Records provided
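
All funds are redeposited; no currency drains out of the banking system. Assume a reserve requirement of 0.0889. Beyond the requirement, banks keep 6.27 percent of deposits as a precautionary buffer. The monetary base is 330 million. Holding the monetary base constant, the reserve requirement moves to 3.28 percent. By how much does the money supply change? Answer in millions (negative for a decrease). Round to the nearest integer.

1279 million

Initially m₁ = 1 / (0.0889 + 0.0627) ≈ 6.5963, so M₁ = 6.5963 × 330 = 2176.779 million.
After the change m₂ = 1 / (0.0328 + 0.0627) ≈ 10.4712, so M₂ = 10.4712 × 330 = 3455.496 million.
ΔM = M₂ − M₁ = 3455.496 − 2176.779 = 1278.717 million.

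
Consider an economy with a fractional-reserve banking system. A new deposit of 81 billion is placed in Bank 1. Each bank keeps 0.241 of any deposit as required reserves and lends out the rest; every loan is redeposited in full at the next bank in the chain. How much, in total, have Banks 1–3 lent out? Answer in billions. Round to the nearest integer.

144 billion

Bank i lends (1 − rr)^i of the original deposit: Bank 1 lends 81·0.7590 = 61.4790, Bank 2 lends 81·0.7590² ≈ 46.6626, and so on.
Summing a geometric series: total = 81·[0.7590·(1 − 0.7590^3) / (1 − 0.7590)] ≈ 143.5584 billion.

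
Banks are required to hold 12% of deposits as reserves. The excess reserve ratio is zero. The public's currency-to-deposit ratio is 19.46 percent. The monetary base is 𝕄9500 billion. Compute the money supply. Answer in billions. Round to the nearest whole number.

The money multiplier is m = (1 + c) / (rr + c) = (1 + 0.1946) / (0.12 + 0.1946) ≈ 3.79720.
So M = m × MB = 3.79720 × 9500 = 36073.4 billion.

𝕄36073 billion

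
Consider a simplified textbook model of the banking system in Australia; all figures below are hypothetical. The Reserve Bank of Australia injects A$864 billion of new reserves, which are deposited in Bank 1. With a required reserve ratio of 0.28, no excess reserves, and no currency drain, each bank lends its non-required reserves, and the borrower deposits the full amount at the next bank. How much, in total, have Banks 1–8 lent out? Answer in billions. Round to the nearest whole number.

A$2061 billion

Bank i lends (1 − rr)^i of the original deposit: Bank 1 lends 864·0.7200 = 622.0800, Bank 2 lends 864·0.7200² = 447.8976, and so on.
Summing a geometric series: total = 864·[0.7200·(1 − 0.7200^8) / (1 − 0.7200)] ≈ 2061.2612 billion.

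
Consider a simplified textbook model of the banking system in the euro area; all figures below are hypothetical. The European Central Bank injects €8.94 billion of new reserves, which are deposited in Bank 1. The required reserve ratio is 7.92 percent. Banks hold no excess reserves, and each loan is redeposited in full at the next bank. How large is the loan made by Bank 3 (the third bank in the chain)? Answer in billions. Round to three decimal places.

Each bank lends a fraction (1 − rr) = 0.9208 of the deposit it receives, so Bank 3 receives 8.94·0.9208^2 and lends 8.94·0.9208^3 ≈ 6.9796 billion.

€6.980 billion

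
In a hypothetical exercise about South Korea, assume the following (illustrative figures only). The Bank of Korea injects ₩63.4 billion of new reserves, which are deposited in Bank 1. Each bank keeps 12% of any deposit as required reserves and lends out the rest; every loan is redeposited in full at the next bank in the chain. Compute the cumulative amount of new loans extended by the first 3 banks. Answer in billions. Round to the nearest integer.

Bank i lends (1 − rr)^i of the original deposit: Bank 1 lends 63.4·0.8800 = 55.7920, Bank 2 lends 63.4·0.8800² ≈ 49.0970, and so on.
Summing a geometric series: total = 63.4·[0.8800·(1 − 0.8800^3) / (1 − 0.8800)] ≈ 148.0943 billion.

₩148 billion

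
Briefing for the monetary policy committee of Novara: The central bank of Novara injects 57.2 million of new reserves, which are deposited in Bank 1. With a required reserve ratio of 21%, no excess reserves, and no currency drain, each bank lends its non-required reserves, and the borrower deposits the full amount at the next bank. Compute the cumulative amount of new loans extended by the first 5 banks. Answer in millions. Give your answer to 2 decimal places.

148.97 million

Bank i lends (1 − rr)^i of the original deposit: Bank 1 lends 57.2·0.7900 = 45.1880, Bank 2 lends 57.2·0.7900² ≈ 35.6985, and so on.
Summing a geometric series: total = 57.2·[0.7900·(1 − 0.7900^5) / (1 − 0.7900)] ≈ 148.9686 million.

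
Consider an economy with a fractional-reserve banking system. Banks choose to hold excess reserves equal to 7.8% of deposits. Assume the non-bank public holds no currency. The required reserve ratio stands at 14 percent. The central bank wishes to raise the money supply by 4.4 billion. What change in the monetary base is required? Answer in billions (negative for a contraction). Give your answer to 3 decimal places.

The money multiplier is m = 1 / (rr + e) = 1 / (0.14 + 0.078) ≈ 4.58716.
ΔMB = ΔM / m = (+4.4) / 4.58716 ≈ 0.9592 billion.

0.959 billion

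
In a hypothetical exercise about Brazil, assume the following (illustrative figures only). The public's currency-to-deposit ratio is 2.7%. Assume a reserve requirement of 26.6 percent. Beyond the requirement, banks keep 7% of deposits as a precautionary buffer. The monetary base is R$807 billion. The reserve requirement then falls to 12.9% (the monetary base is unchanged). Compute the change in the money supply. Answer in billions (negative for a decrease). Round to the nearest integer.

Initially m₁ = (1 + 0.027) / (0.266 + 0.07 + 0.027) ≈ 2.8292, so M₁ = 2.8292 × 807 = 2283.1644 billion.
After the change m₂ = (1 + 0.027) / (0.129 + 0.07 + 0.027) ≈ 4.5442, so M₂ = 4.5442 × 807 = 3667.1694 billion.
ΔM = M₂ − M₁ = 3667.1694 − 2283.1644 = 1384.005 billion.

R$1384 billion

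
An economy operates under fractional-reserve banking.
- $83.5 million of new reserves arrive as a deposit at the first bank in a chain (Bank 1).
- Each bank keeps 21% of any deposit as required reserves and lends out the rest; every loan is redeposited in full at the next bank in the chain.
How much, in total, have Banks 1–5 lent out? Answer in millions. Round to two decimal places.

Bank i lends (1 − rr)^i of the original deposit: Bank 1 lends 83.5·0.7900 = 65.9650, Bank 2 lends 83.5·0.7900² ≈ 52.1124, and so on.
Summing a geometric series: total = 83.5·[0.7900·(1 − 0.7900^5) / (1 − 0.7900)] ≈ 217.4628 million.

$217.46 million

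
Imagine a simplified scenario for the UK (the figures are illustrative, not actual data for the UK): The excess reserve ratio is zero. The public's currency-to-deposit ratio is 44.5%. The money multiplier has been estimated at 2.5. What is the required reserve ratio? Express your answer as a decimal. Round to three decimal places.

Using m = 2.5. Since m = (1 + c)/(c + rr + e), the denominator satisfies c + rr + e = (1 + c)/m = (1 + 0.445) / 2.5 = 0.578000.
With c = 0.445 and e = 0, the required reserve ratio is 0.578000 − 0.445 − 0 = 0.133.

0.133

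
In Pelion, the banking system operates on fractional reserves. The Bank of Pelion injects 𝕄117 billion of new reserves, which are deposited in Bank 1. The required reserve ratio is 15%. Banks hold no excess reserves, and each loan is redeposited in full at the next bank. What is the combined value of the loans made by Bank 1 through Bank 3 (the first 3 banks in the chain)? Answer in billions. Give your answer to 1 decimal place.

𝕄255.8 billion

Bank i lends (1 − rr)^i of the original deposit: Bank 1 lends 117·0.8500 = 99.4500, Bank 2 lends 117·0.8500² = 84.5325, and so on.
Summing a geometric series: total = 117·[0.8500·(1 − 0.8500^3) / (1 − 0.8500)] ≈ 255.8351 billion.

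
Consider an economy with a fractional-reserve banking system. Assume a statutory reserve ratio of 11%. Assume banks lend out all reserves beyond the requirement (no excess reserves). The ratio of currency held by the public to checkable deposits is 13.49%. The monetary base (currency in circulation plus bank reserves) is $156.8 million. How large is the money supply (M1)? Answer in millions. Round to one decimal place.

The money multiplier is m = (1 + c) / (rr + c) = (1 + 0.1349) / (0.11 + 0.1349) ≈ 4.63414.
So M = m × MB = 4.63414 × 156.8 ≈ 726.6332 million.

$726.6 million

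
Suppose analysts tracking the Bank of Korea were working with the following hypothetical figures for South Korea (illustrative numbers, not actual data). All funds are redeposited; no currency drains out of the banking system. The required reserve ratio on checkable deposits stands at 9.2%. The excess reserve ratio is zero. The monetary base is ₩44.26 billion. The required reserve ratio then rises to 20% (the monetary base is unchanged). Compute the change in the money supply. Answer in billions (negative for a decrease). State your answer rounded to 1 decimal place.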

What you have to do
Write down exactly the line with "In Pelion, the", then each line after it through the end of the data.

Answer
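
In Pelion, the banking system operates on fractional reserves. The Bank of Pelion injects 𝕄117 billion of new reserves, which are deposited in Bank 1. The required reserve ratio is 15%. Banks hold no excess reserves, and each loan is redeposited in full at the next bank. What is the combined value of the loans made by Bank 1 through Bank 3 (the first 3 banks in the chain)? Answer in billions. Give your answer to 1 decimal place.

𝕄255.8 billion

Bank i lends (1 − rr)^i of the original deposit: Bank 1 lends 117·0.8500 = 99.4500, Bank 2 lends 117·0.8500² = 84.5325, and so on.
Summing a geometric series: total = 117·[0.8500·(1 − 0.8500^3) / (1 − 0.8500)] ≈ 255.8351 billion.

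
Consider an economy with a fractional-reserve banking system. Assume a statutory reserve ratio of 11%. Assume banks lend out all reserves beyond the requirement (no excess reserves). The ratio of currency held by the public to checkable deposits is 13.49%. The monetary base (currency in circulation plus bank reserves) is $156.8 million. How large is the money supply (M1)? Answer in millions. Round to one decimal place.

The money multiplier is m = (1 + c) / (rr + c) = (1 + 0.1349) / (0.11 + 0.1349) ≈ 4.63414.
So M = m × MB = 4.63414 × 156.8 ≈ 726.6332 million.

$726.6 million

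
Suppose analysts tracking the Bank of Korea were working with the following hypothetical figures for South Korea (illustrative numbers, not actual data). All funds are redeposited; no currency drains out of the banking system. The required reserve ratio on checkable deposits stands at 9.2%. The excess reserve ratio is zero. The monetary base is ₩44.26 billion. The required reserve ratio then rises to 20% (the monetary base is unchanged). Compute the change in the money supply. Answer in billions (negative for a decrease). State your answer rounded to 1 decimal place.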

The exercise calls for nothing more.